▸ EXERCISE AIM: Find every line containing "continuously" in the records below and report the tally as a bare number.

▸ DATA RECORDS:

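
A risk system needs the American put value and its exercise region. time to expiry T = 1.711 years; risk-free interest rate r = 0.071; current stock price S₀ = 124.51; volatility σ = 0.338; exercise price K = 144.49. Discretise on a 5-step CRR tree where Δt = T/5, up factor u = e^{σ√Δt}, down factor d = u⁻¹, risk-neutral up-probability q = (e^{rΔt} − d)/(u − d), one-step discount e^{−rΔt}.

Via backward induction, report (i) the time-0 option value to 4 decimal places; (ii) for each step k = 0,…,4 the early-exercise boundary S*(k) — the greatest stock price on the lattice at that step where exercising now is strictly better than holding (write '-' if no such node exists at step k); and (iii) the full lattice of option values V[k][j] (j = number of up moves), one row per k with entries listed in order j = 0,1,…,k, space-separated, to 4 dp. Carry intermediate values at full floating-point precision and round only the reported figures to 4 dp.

params: Δt=0.34220 u=1.21862 d=0.82060 q=0.51252 e^(-rΔt)=0.97600
t_5 payoffs: 98.1608 75.6890 42.3174 0.0000 0.0000 0.0000
t_4: node(4,0) S=56.4579 payoff=88.0321 vs cont=84.5639 → 88.0321 [stop]  node(4,1) S=83.8425 payoff=60.6475 vs cont=57.1792 → 60.6475 [stop]  node(4,2) S=124.5100 payoff=19.9800 vs cont=20.1338 → 20.1338 [wait]  node(4,3) S=184.9030 payoff=0.0000 vs cont=0.0000 → 0.0000 [wait]  node(4,4) S=274.5895 payoff=0.0000 vs cont=0.0000 → 0.0000 [wait]  ⇒ S*(4)=83.8425
t_3: node(3,0) S=68.8010 payoff=75.6890 vs cont=72.2208 → 75.6890 [stop]  node(3,1) S=102.1726 payoff=42.3174 vs cont=38.9261 → 42.3174 [stop]  node(3,2) S=151.7309 payoff=0.0000 vs cont=9.5793 → 9.5793 [wait]  node(3,3) S=225.3274 payoff=0.0000 vs cont=0.0000 → 0.0000 [wait]  ⇒ S*(3)=102.1726
t_2: node(2,0) S=83.8425 payoff=60.6475 vs cont=57.1792 → 60.6475 [stop]  node(2,1) S=124.5100 payoff=19.9800 vs cont=24.9255 → 24.9255 [wait]  node(2,2) S=184.9030 payoff=0.0000 vs cont=4.5576 → 4.5576 [wait]  ⇒ S*(2)=83.8425
t_1: node(1,0) S=102.1726 payoff=42.3174 vs cont=41.3230 → 42.3174 [stop]  node(1,1) S=151.7309 payoff=0.0000 vs cont=14.1388 → 14.1388 [wait]  ⇒ S*(1)=102.1726
t_0: node(0,0) S=124.5100 payoff=19.9800 vs cont=27.2063 → 27.2063 [wait]  ⇒ S*(0)=-

price = 27.2063
boundary = - 102.1726 83.8425 102.1726 83.8425
tree:
27.2063
42.3174 14.1388
60.6475 24.9255 4.5576
75.6890 42.3174 9.5793 0.0000
88.0321 60.6475 20.1338 0.0000 0.0000
98.1608 75.6890 42.3174 0.0000 0.0000 0.0000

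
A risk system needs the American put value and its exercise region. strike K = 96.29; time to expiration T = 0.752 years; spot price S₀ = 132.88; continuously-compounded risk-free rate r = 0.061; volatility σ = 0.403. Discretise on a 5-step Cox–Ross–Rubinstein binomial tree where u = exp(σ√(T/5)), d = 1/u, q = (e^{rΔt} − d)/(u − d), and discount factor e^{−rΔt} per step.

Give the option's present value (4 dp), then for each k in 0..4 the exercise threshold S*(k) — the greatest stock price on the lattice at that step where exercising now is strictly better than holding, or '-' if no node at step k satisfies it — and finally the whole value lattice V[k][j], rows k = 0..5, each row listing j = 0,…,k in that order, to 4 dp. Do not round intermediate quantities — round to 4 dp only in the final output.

price = 3.2983
boundary = - - - - 71.1144
tree:
3.2983
5.7092 0.8548
9.6772 1.6927 0.0000
15.9385 3.3521 0.0000 0.0000
25.1756 6.6382 0.0000 0.0000 0.0000
35.4650 13.1456 0.0000 0.0000 0.0000 0.0000

Δt=0.15040, u=1.16916, d=0.85531, q=0.49037, disc=e^(-rΔt)=0.99087
k=5 terminal: V=max(K-S,0) → 35.4650 13.1456 0.0000 0.0000 0.0000 0.0000
k=4: j=0 S=71.1144 intr=25.1756 cont=24.2962 V=25.1756[EX]; j=1 S=97.2095 intr=0.0000 cont=6.6382 V=6.6382[hold]; j=2 S=132.8800 intr=0.0000 cont=0.0000 V=0.0000[hold]; j=3 S=181.6397 intr=0.0000 cont=0.0000 V=0.0000[hold]; j=4 S=248.2915 intr=0.0000 cont=0.0000 V=0.0000[hold]  S*(4)=71.1144
k=3: j=0 S=83.1444 intr=13.1456 cont=15.9385 V=15.9385[hold]; j=1 S=113.6538 intr=0.0000 cont=3.3521 V=3.3521[hold]; j=2 S=155.3585 intr=0.0000 cont=0.0000 V=0.0000[hold]; j=3 S=212.3666 intr=0.0000 cont=0.0000 V=0.0000[hold]  S*(3)=-
k=2: j=0 S=97.2095 intr=0.0000 cont=9.6772 V=9.6772[hold]; j=1 S=132.8800 intr=0.0000 cont=1.6927 V=1.6927[hold]; j=2 S=181.6397 intr=0.0000 cont=0.0000 V=0.0000[hold]  S*(2)=-
k=1: j=0 S=113.6538 intr=0.0000 cont=5.7092 V=5.7092[hold]; j=1 S=155.3585 intr=0.0000 cont=0.8548 V=0.8548[hold]  S*(1)=-
k=0: j=0 S=132.8800 intr=0.0000 cont=3.2983 V=3.2983[hold]  S*(0)=-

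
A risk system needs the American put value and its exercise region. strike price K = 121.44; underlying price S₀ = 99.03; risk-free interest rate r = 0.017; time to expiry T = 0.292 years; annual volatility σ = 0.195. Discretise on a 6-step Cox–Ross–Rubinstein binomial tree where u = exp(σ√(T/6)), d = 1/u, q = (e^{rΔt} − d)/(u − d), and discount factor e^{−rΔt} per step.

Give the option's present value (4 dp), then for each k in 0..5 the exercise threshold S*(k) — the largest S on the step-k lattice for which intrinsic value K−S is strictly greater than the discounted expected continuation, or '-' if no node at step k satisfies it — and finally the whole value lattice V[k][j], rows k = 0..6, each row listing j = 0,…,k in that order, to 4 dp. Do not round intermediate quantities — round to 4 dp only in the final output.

price = 22.4100
boundary = 99.0300 94.8603 99.0300 103.3830 107.9274 112.6715
tree:
22.4100
26.5797 18.0706
30.5739 22.4100 13.7415
34.3999 26.5797 18.0570 9.4292
38.0648 30.5739 22.4100 13.5126 5.3429
41.5754 34.3999 26.5797 18.0570 8.7685 1.9106
44.9382 38.0648 30.5739 22.4100 13.5126 3.8158 0.0000

params: Δt=0.04867 u=1.04396 d=0.95789 q=0.49886 e^(-rΔt)=0.99917
t_6 payoffs: 44.9382 38.0648 30.5739 22.4100 13.5126 3.8158 0.0000
t_5: node(5,0) S=79.8646 payoff=41.5754 vs cont=41.4750 → 41.5754 [stop]  node(5,1) S=87.0401 payoff=34.3999 vs cont=34.2995 → 34.3999 [stop]  node(5,2) S=94.8603 payoff=26.5797 vs cont=26.4793 → 26.5797 [stop]  node(5,3) S=103.3830 payoff=18.0570 vs cont=17.9565 → 18.0570 [stop]  node(5,4) S=112.6715 payoff=8.7685 vs cont=8.6680 → 8.7685 [stop]  node(5,5) S=122.7946 payoff=0.0000 vs cont=1.9106 → 1.9106 [wait]  ⇒ S*(5)=112.6715
t_4: node(4,0) S=83.3752 payoff=38.0648 vs cont=37.9644 → 38.0648 [stop]  node(4,1) S=90.8661 payoff=30.5739 vs cont=30.4735 → 30.5739 [stop]  node(4,2) S=99.0300 payoff=22.4100 vs cont=22.3096 → 22.4100 [stop]  node(4,3) S=107.9274 payoff=13.5126 vs cont=13.4122 → 13.5126 [stop]  node(4,4) S=117.6242 payoff=3.8158 vs cont=5.3429 → 5.3429 [wait]  ⇒ S*(4)=107.9274
t_3: node(3,0) S=87.0401 payoff=34.3999 vs cont=34.2995 → 34.3999 [stop]  node(3,1) S=94.8603 payoff=26.5797 vs cont=26.4793 → 26.5797 [stop]  node(3,2) S=103.3830 payoff=18.0570 vs cont=17.9565 → 18.0570 [stop]  node(3,3) S=112.6715 payoff=8.7685 vs cont=9.4292 → 9.4292 [wait]  ⇒ S*(3)=103.3830
t_2: node(2,0) S=90.8661 payoff=30.5739 vs cont=30.4735 → 30.5739 [stop]  node(2,1) S=99.0300 payoff=22.4100 vs cont=22.3096 → 22.4100 [stop]  node(2,2) S=107.9274 payoff=13.5126 vs cont=13.7415 → 13.7415 [wait]  ⇒ S*(2)=99.0300
t_1: node(1,0) S=94.8603 payoff=26.5797 vs cont=26.4793 → 26.5797 [stop]  node(1,1) S=103.3830 payoff=18.0570 vs cont=18.0706 → 18.0706 [wait]  ⇒ S*(1)=94.8603
t_0: node(0,0) S=99.0300 payoff=22.4100 vs cont=22.3164 → 22.4100 [stop]  ⇒ S*(0)=99.0300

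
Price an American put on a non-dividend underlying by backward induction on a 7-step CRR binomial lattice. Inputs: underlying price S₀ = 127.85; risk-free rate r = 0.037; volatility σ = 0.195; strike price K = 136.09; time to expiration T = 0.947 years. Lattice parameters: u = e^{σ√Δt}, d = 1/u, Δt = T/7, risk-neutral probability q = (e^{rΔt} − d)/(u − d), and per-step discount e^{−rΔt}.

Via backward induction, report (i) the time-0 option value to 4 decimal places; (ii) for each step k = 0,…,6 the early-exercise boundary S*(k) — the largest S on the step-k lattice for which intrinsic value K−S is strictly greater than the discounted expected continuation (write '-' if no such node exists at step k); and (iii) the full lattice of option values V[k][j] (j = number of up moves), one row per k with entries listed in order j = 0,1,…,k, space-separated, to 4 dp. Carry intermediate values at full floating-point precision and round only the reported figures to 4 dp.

params: Δt=0.13529 u=1.07436 d=0.93079 q=0.51703 e^(-rΔt)=0.99501
t_7 payoffs: 58.7049 46.7686 32.9912 17.0887 0.0000 0.0000 0.0000 0.0000
t_6: node(6,0) S=83.1393 payoff=52.9507 vs cont=52.2712 → 52.9507 [stop]  node(6,1) S=95.9632 payoff=40.1268 vs cont=39.4473 → 40.1268 [stop]  node(6,2) S=110.7650 payoff=25.3250 vs cont=24.6455 → 25.3250 [stop]  node(6,3) S=127.8500 payoff=8.2400 vs cont=8.2121 → 8.2400 [stop]  node(6,4) S=147.5703 payoff=0.0000 vs cont=0.0000 → 0.0000 [wait]  node(6,5) S=170.3323 payoff=0.0000 vs cont=0.0000 → 0.0000 [wait]  node(6,6) S=196.6052 payoff=0.0000 vs cont=0.0000 → 0.0000 [wait]  ⇒ S*(6)=127.8500
t_5: node(5,0) S=89.3214 payoff=46.7686 vs cont=46.0891 → 46.7686 [stop]  node(5,1) S=103.0988 payoff=32.9912 vs cont=32.3117 → 32.9912 [stop]  node(5,2) S=119.0013 payoff=17.0887 vs cont=16.4092 → 17.0887 [stop]  node(5,3) S=137.3567 payoff=0.0000 vs cont=3.9598 → 3.9598 [wait]  node(5,4) S=158.5433 payoff=0.0000 vs cont=0.0000 → 0.0000 [wait]  node(5,5) S=182.9979 payoff=0.0000 vs cont=0.0000 → 0.0000 [wait]  ⇒ S*(5)=119.0013
t_4: node(4,0) S=95.9632 payoff=40.1268 vs cont=39.4473 → 40.1268 [stop]  node(4,1) S=110.7650 payoff=25.3250 vs cont=24.6455 → 25.3250 [stop]  node(4,2) S=127.8500 payoff=8.2400 vs cont=10.2492 → 10.2492 [wait]  node(4,3) S=147.5703 payoff=0.0000 vs cont=1.9029 → 1.9029 [wait]  node(4,4) S=170.3323 payoff=0.0000 vs cont=0.0000 → 0.0000 [wait]  ⇒ S*(4)=110.7650
t_3: node(3,0) S=103.0988 payoff=32.9912 vs cont=32.3117 → 32.9912 [stop]  node(3,1) S=119.0013 payoff=17.0887 vs cont=17.4429 → 17.4429 [wait]  node(3,2) S=137.3567 payoff=0.0000 vs cont=5.9043 → 5.9043 [wait]  node(3,3) S=158.5433 payoff=0.0000 vs cont=0.9145 → 0.9145 [wait]  ⇒ S*(3)=103.0988
t_2: node(2,0) S=110.7650 payoff=25.3250 vs cont=24.8277 → 25.3250 [stop]  node(2,1) S=127.8500 payoff=8.2400 vs cont=11.4198 → 11.4198 [wait]  node(2,2) S=147.5703 payoff=0.0000 vs cont=3.3078 → 3.3078 [wait]  ⇒ S*(2)=110.7650
t_1: node(1,0) S=119.0013 payoff=17.0887 vs cont=18.0450 → 18.0450 [wait]  node(1,1) S=137.3567 payoff=0.0000 vs cont=7.1896 → 7.1896 [wait]  ⇒ S*(1)=-
t_0: node(0,0) S=127.8500 payoff=8.2400 vs cont=12.3704 → 12.3704 [wait]  ⇒ S*(0)=-

price = 12.3704
boundary = - - 110.7650 103.0988 110.7650 119.0013 127.8500
tree:
12.3704
18.0450 7.1896
25.3250 11.4198 3.3078
32.9912 17.4429 5.9043 0.9145
40.1268 25.3250 10.2492 1.9029 0.0000
46.7686 32.9912 17.0887 3.9598 0.0000 0.0000
52.9507 40.1268 25.3250 8.2400 0.0000 0.0000 0.0000
58.7049 46.7686 32.9912 17.0887 0.0000 0.0000 0.0000 0.0000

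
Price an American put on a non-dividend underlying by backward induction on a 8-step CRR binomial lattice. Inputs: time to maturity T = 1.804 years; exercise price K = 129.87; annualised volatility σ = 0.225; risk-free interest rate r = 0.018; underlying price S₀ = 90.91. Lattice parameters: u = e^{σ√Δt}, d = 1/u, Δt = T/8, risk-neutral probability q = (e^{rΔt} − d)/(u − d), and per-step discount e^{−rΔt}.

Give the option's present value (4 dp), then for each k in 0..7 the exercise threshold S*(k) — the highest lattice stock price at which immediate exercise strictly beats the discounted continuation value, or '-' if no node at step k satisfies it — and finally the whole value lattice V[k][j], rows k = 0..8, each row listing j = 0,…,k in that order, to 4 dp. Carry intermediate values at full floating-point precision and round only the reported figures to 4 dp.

params: Δt=0.22550 u=1.11276 d=0.89866 q=0.49231 e^(-rΔt)=0.99595
t_8 payoffs: 91.1983 81.9852 70.5772 56.4513 38.9600 17.3016 0.0000 0.0000 0.0000
t_7: node(7,0) S=43.0324 payoff=86.8376 vs cont=86.3116 → 86.8376 [stop]  node(7,1) S=53.2844 payoff=76.5856 vs cont=76.0596 → 76.5856 [stop]  node(7,2) S=65.9788 payoff=63.8912 vs cont=63.3651 → 63.8912 [stop]  node(7,3) S=81.6976 payoff=48.1724 vs cont=47.6463 → 48.1724 [stop]  node(7,4) S=101.1612 payoff=28.7088 vs cont=28.1827 → 28.7088 [stop]  node(7,5) S=125.2618 payoff=4.6082 vs cont=8.7483 → 8.7483 [wait]  node(7,6) S=155.1042 payoff=0.0000 vs cont=0.0000 → 0.0000 [wait]  node(7,7) S=192.0561 payoff=0.0000 vs cont=0.0000 → 0.0000 [wait]  ⇒ S*(7)=101.1612
t_6: node(6,0) S=47.8848 payoff=81.9852 vs cont=81.4591 → 81.9852 [stop]  node(6,1) S=59.2928 payoff=70.5772 vs cont=70.0511 → 70.5772 [stop]  node(6,2) S=73.4187 payoff=56.4513 vs cont=55.9252 → 56.4513 [stop]  node(6,3) S=90.9100 payoff=38.9600 vs cont=38.4339 → 38.9600 [stop]  node(6,4) S=112.5684 payoff=17.3016 vs cont=18.8055 → 18.8055 [wait]  node(6,5) S=139.3866 payoff=0.0000 vs cont=4.4234 → 4.4234 [wait]  node(6,6) S=172.5941 payoff=0.0000 vs cont=0.0000 → 0.0000 [wait]  ⇒ S*(6)=90.9100
t_5: node(5,0) S=53.2844 payoff=76.5856 vs cont=76.0596 → 76.5856 [stop]  node(5,1) S=65.9788 payoff=63.8912 vs cont=63.3651 → 63.8912 [stop]  node(5,2) S=81.6976 payoff=48.1724 vs cont=47.6463 → 48.1724 [stop]  node(5,3) S=101.1612 payoff=28.7088 vs cont=28.9201 → 28.9201 [wait]  node(5,4) S=125.2618 payoff=4.6082 vs cont=11.6775 → 11.6775 [wait]  node(5,5) S=155.1042 payoff=0.0000 vs cont=2.2366 → 2.2366 [wait]  ⇒ S*(5)=81.6976
t_4: node(4,0) S=59.2928 payoff=70.5772 vs cont=70.0511 → 70.5772 [stop]  node(4,1) S=73.4187 payoff=56.4513 vs cont=55.9252 → 56.4513 [stop]  node(4,2) S=90.9100 payoff=38.9600 vs cont=38.5375 → 38.9600 [stop]  node(4,3) S=112.5684 payoff=17.3016 vs cont=20.3486 → 20.3486 [wait]  node(4,4) S=139.3866 payoff=0.0000 vs cont=7.0012 → 7.0012 [wait]  ⇒ S*(4)=90.9100
t_3: node(3,0) S=65.9788 payoff=63.8912 vs cont=63.3651 → 63.8912 [stop]  node(3,1) S=81.6976 payoff=48.1724 vs cont=47.6463 → 48.1724 [stop]  node(3,2) S=101.1612 payoff=28.7088 vs cont=29.6767 → 29.6767 [wait]  node(3,3) S=125.2618 payoff=4.6082 vs cont=13.7217 → 13.7217 [wait]  ⇒ S*(3)=81.6976
t_2: node(2,0) S=73.4187 payoff=56.4513 vs cont=55.9252 → 56.4513 [stop]  node(2,1) S=90.9100 payoff=38.9600 vs cont=38.9085 → 38.9600 [stop]  node(2,2) S=112.5684 payoff=17.3016 vs cont=21.7335 → 21.7335 [wait]  ⇒ S*(2)=90.9100
t_1: node(1,0) S=81.6976 payoff=48.1724 vs cont=47.6463 → 48.1724 [stop]  node(1,1) S=101.1612 payoff=28.7088 vs cont=30.3557 → 30.3557 [wait]  ⇒ S*(1)=81.6976
t_0: node(0,0) S=90.9100 payoff=38.9600 vs cont=39.2415 → 39.2415 [wait]  ⇒ S*(0)=-

price = 39.2415
boundary = - 81.6976 90.9100 81.6976 90.9100 81.6976 90.9100 101.1612
tree:
39.2415
48.1724 30.3557
56.4513 38.9600 21.7335
63.8912 48.1724 29.6767 13.7217
70.5772 56.4513 38.9600 20.3486 7.0012
76.5856 63.8912 48.1724 28.9201 11.6775 2.2366
81.9852 70.5772 56.4513 38.9600 18.8055 4.4234 0.0000
86.8376 76.5856 63.8912 48.1724 28.7088 8.7483 0.0000 0.0000
91.1983 81.9852 70.5772 56.4513 38.9600 17.3016 0.0000 0.0000 0.0000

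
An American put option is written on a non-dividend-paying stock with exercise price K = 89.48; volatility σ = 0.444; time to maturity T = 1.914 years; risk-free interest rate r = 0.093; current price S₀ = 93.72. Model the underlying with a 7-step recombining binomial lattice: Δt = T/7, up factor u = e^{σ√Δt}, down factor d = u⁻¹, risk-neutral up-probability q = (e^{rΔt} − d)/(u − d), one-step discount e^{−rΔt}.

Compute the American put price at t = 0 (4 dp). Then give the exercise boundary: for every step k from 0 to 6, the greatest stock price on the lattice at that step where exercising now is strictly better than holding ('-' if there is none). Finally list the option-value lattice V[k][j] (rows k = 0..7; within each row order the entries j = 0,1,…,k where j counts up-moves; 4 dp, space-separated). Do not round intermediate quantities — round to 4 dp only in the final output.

price = 14.3594
boundary = - - - 46.7028 58.9078 46.7028 58.9078
tree:
14.3594
21.3630 8.0205
30.7892 12.9368 3.4641
42.7772 20.2604 6.2004 0.8763
52.4535 30.5722 10.8814 1.7877 0.0000
60.1249 42.7772 18.5923 3.6470 0.0000 0.0000
66.2070 52.4535 30.5722 7.4399 0.0000 0.0000 0.0000
71.0289 60.1249 42.7772 15.1777 0.0000 0.0000 0.0000 0.0000

Δt=0.27343, u=1.26133, d=0.79281, q=0.49719, disc=e^(-rΔt)=0.97489
k=7 terminal: V=max(K-S,0) → 71.0289 60.1249 42.7772 15.1777 0.0000 0.0000 0.0000 0.0000
k=6: j=0 S=23.2730 intr=66.2070 cont=63.9603 V=66.2070[EX]; j=1 S=37.0265 intr=52.4535 cont=50.2068 V=52.4535[EX]; j=2 S=58.9078 intr=30.5722 cont=28.3255 V=30.5722[EX]; j=3 S=93.7200 intr=0.0000 cont=7.4399 V=7.4399[hold]; j=4 S=149.1049 intr=0.0000 cont=0.0000 V=0.0000[hold]; j=5 S=237.2203 intr=0.0000 cont=0.0000 V=0.0000[hold]; j=6 S=377.4084 intr=0.0000 cont=0.0000 V=0.0000[hold]  S*(6)=58.9078
k=5: j=0 S=29.3551 intr=60.1249 cont=57.8783 V=60.1249[EX]; j=1 S=46.7028 intr=42.7772 cont=40.5305 V=42.7772[EX]; j=2 S=74.3023 intr=15.1777 cont=18.5923 V=18.5923[hold]; j=3 S=118.2122 intr=0.0000 cont=3.6470 V=3.6470[hold]; j=4 S=188.0710 intr=0.0000 cont=0.0000 V=0.0000[hold]; j=5 S=299.2138 intr=0.0000 cont=0.0000 V=0.0000[hold]  S*(5)=46.7028
k=4: j=0 S=37.0265 intr=52.4535 cont=50.2068 V=52.4535[EX]; j=1 S=58.9078 intr=30.5722 cont=29.9806 V=30.5722[EX]; j=2 S=93.7200 intr=0.0000 cont=10.8814 V=10.8814[hold]; j=3 S=149.1049 intr=0.0000 cont=1.7877 V=1.7877[hold]; j=4 S=237.2203 intr=0.0000 cont=0.0000 V=0.0000[hold]  S*(4)=58.9078
k=3: j=0 S=46.7028 intr=42.7772 cont=40.5305 V=42.7772[EX]; j=1 S=74.3023 intr=15.1777 cont=20.2604 V=20.2604[hold]; j=2 S=118.2122 intr=0.0000 cont=6.2004 V=6.2004[hold]; j=3 S=188.0710 intr=0.0000 cont=0.8763 V=0.8763[hold]  S*(3)=46.7028
k=2: j=0 S=58.9078 intr=30.5722 cont=30.7892 V=30.7892[hold]; j=1 S=93.7200 intr=0.0000 cont=12.9368 V=12.9368[hold]; j=2 S=149.1049 intr=0.0000 cont=3.4641 V=3.4641[hold]  S*(2)=-
k=1: j=0 S=74.3023 intr=15.1777 cont=21.3630 V=21.3630[hold]; j=1 S=118.2122 intr=0.0000 cont=8.0205 V=8.0205[hold]  S*(1)=-
k=0: j=0 S=93.7200 intr=0.0000 cont=14.3594 V=14.3594[hold]  S*(0)=-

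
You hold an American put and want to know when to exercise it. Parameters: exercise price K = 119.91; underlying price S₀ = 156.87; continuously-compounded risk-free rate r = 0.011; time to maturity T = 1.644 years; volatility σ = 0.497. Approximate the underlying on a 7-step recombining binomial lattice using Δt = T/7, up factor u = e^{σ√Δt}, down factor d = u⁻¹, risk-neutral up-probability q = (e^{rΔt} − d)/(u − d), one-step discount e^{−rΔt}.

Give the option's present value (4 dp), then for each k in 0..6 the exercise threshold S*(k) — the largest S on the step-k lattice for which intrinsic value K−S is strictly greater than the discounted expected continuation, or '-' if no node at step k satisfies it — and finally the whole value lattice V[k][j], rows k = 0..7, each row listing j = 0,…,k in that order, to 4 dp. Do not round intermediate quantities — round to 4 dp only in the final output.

price = 17.4116
boundary = - - - - 59.8590 47.0464 59.8590
tree:
17.4116
24.9353 8.1441
34.7149 12.9026 2.2661
46.6662 20.0347 4.0966 0.0000
60.0510 30.2703 7.4056 0.0000 0.0000
72.8636 43.9699 13.3874 0.0000 0.0000 0.0000
82.9336 60.0510 24.2009 0.0000 0.0000 0.0000 0.0000
90.8483 72.8636 43.7491 0.0000 0.0000 0.0000 0.0000 0.0000

params: Δt=0.23486 u=1.27234 d=0.78595 q=0.44539 e^(-rΔt)=0.99742
t_7 payoffs: 90.8483 72.8636 43.7491 0.0000 0.0000 0.0000 0.0000 0.0000
t_6: node(6,0) S=36.9764 payoff=82.9336 vs cont=82.6243 → 82.9336 [stop]  node(6,1) S=59.8590 payoff=60.0510 vs cont=59.7416 → 60.0510 [stop]  node(6,2) S=96.9024 payoff=23.0076 vs cont=24.2009 → 24.2009 [wait]  node(6,3) S=156.8700 payoff=0.0000 vs cont=0.0000 → 0.0000 [wait]  node(6,4) S=253.9482 payoff=0.0000 vs cont=0.0000 → 0.0000 [wait]  node(6,5) S=411.1028 payoff=0.0000 vs cont=0.0000 → 0.0000 [wait]  node(6,6) S=665.5116 payoff=0.0000 vs cont=0.0000 → 0.0000 [wait]  ⇒ S*(6)=59.8590
t_5: node(5,0) S=47.0464 payoff=72.8636 vs cont=72.5542 → 72.8636 [stop]  node(5,1) S=76.1609 payoff=43.7491 vs cont=43.9699 → 43.9699 [wait]  node(5,2) S=123.2927 payoff=0.0000 vs cont=13.3874 → 13.3874 [wait]  node(5,3) S=199.5917 payoff=0.0000 vs cont=0.0000 → 0.0000 [wait]  node(5,4) S=323.1080 payoff=0.0000 vs cont=0.0000 → 0.0000 [wait]  node(5,5) S=523.0618 payoff=0.0000 vs cont=0.0000 → 0.0000 [wait]  ⇒ S*(5)=47.0464
t_4: node(4,0) S=59.8590 payoff=60.0510 vs cont=59.8397 → 60.0510 [stop]  node(4,1) S=96.9024 payoff=23.0076 vs cont=30.2703 → 30.2703 [wait]  node(4,2) S=156.8700 payoff=0.0000 vs cont=7.4056 → 7.4056 [wait]  node(4,3) S=253.9482 payoff=0.0000 vs cont=0.0000 → 0.0000 [wait]  node(4,4) S=411.1028 payoff=0.0000 vs cont=0.0000 → 0.0000 [wait]  ⇒ S*(4)=59.8590
t_3: node(3,0) S=76.1609 payoff=43.7491 vs cont=46.6662 → 46.6662 [wait]  node(3,1) S=123.2927 payoff=0.0000 vs cont=20.0347 → 20.0347 [wait]  node(3,2) S=199.5917 payoff=0.0000 vs cont=4.0966 → 4.0966 [wait]  node(3,3) S=323.1080 payoff=0.0000 vs cont=0.0000 → 0.0000 [wait]  ⇒ S*(3)=-
t_2: node(2,0) S=96.9024 payoff=23.0076 vs cont=34.7149 → 34.7149 [wait]  node(2,1) S=156.8700 payoff=0.0000 vs cont=12.9026 → 12.9026 [wait]  node(2,2) S=253.9482 payoff=0.0000 vs cont=2.2661 → 2.2661 [wait]  ⇒ S*(2)=-
t_1: node(1,0) S=123.2927 payoff=0.0000 vs cont=24.9353 → 24.9353 [wait]  node(1,1) S=199.5917 payoff=0.0000 vs cont=8.1441 → 8.1441 [wait]  ⇒ S*(1)=-
t_0: node(0,0) S=156.8700 payoff=0.0000 vs cont=17.4116 → 17.4116 [wait]  ⇒ S*(0)=-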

▸ ANSWER TO THIS PROBLEM: 2